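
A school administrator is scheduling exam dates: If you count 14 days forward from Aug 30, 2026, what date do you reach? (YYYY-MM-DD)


Start: 2026-08-30
Adding 14 days
Days remaining in August: 1
After August: 13 days still to add
September 2026 has 30 days, need 13
Result: 2026-09-13

2026-09-13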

*****

**Work instructions**
Return the data exactly, every line included.

**Problem solution**
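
A school administrator is scheduling exam dates: If you count 14 days forward from Aug 30, 2026, what date do you reach? (YYYY-MM-DD)


Start: 2026-08-30
Adding 14 days
Days remaining in August: 1
After August: 13 days still to add
September 2026 has 30 days, need 13
Result: 2026-09-13

2026-09-13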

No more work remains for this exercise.